*RECORDS FOR THE TASK*:

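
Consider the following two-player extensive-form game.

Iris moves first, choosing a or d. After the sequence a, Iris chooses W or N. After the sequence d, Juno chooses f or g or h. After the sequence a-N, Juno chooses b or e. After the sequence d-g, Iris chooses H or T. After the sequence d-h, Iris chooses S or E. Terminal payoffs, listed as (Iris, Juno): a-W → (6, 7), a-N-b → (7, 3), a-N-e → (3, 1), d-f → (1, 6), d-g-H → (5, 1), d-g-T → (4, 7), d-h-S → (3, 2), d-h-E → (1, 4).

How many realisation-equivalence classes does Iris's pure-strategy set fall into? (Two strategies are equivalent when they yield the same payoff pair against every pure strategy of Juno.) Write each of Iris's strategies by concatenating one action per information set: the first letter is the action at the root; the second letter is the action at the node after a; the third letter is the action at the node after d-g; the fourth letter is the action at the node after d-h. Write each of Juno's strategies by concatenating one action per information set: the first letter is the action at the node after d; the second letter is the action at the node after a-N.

6

Iris has 16 pure strategies: aWHS, aWHE, aWTS, aWTE, aNHS, aNHE, aNTS, aNTE, dWHS, dWHE, dWTS, dWTE, dNHS, dNHE, dNTS, dNTE. Columns: fb, fe, gb, ge, hb, he.
{aWHS, aWHE, aWTS, aWTE} → row (6,7) (6,7) (6,7) (6,7) (6,7) (6,7)
{aNHS, aNHE, aNTS, aNTE} → row (7,3) (3,1) (7,3) (3,1) (7,3) (3,1)
{dWHS, dNHS} → row (1,6) (1,6) (5,1) (5,1) (3,2) (3,2)
{dWHE, dNHE} → row (1,6) (1,6) (5,1) (5,1) (1,4) (1,4)
{dWTS, dNTS} → row (1,6) (1,6) (4,7) (4,7) (3,2) (3,2)
{dWTE, dNTE} → row (1,6) (1,6) (4,7) (4,7) (1,4) (1,4)
That's 6 distinct rows out of 16 strategies.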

*WHAT TO PRODUCE*:
Copy out the material above in its entirety. Every detail must match.

*ANSWER SPACE*:
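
Consider the following two-player extensive-form game.

Iris moves first, choosing a or d. After the sequence a, Iris chooses W or N. After the sequence d, Juno chooses f or g or h. After the sequence a-N, Juno chooses b or e. After the sequence d-g, Iris chooses H or T. After the sequence d-h, Iris chooses S or E. Terminal payoffs, listed as (Iris, Juno): a-W → (6, 7), a-N-b → (7, 3), a-N-e → (3, 1), d-f → (1, 6), d-g-H → (5, 1), d-g-T → (4, 7), d-h-S → (3, 2), d-h-E → (1, 4).

How many realisation-equivalence classes does Iris's pure-strategy set fall into? (Two strategies are equivalent when they yield the same payoff pair against every pure strategy of Juno.) Write each of Iris's strategies by concatenating one action per information set: the first letter is the action at the root; the second letter is the action at the node after a; the third letter is the action at the node after d-g; the fourth letter is the action at the node after d-h. Write each of Juno's strategies by concatenating one action per information set: the first letter is the action at the node after d; the second letter is the action at the node after a-N.

6

Iris has 16 pure strategies: aWHS, aWHE, aWTS, aWTE, aNHS, aNHE, aNTS, aNTE, dWHS, dWHE, dWTS, dWTE, dNHS, dNHE, dNTS, dNTE. Columns: fb, fe, gb, ge, hb, he.
{aWHS, aWHE, aWTS, aWTE} → row (6,7) (6,7) (6,7) (6,7) (6,7) (6,7)
{aNHS, aNHE, aNTS, aNTE} → row (7,3) (3,1) (7,3) (3,1) (7,3) (3,1)
{dWHS, dNHS} → row (1,6) (1,6) (5,1) (5,1) (3,2) (3,2)
{dWHE, dNHE} → row (1,6) (1,6) (5,1) (5,1) (1,4) (1,4)
{dWTS, dNTS} → row (1,6) (1,6) (4,7) (4,7) (3,2) (3,2)
{dWTE, dNTE} → row (1,6) (1,6) (4,7) (4,7) (1,4) (1,4)
That's 6 distinct rows out of 16 strategies.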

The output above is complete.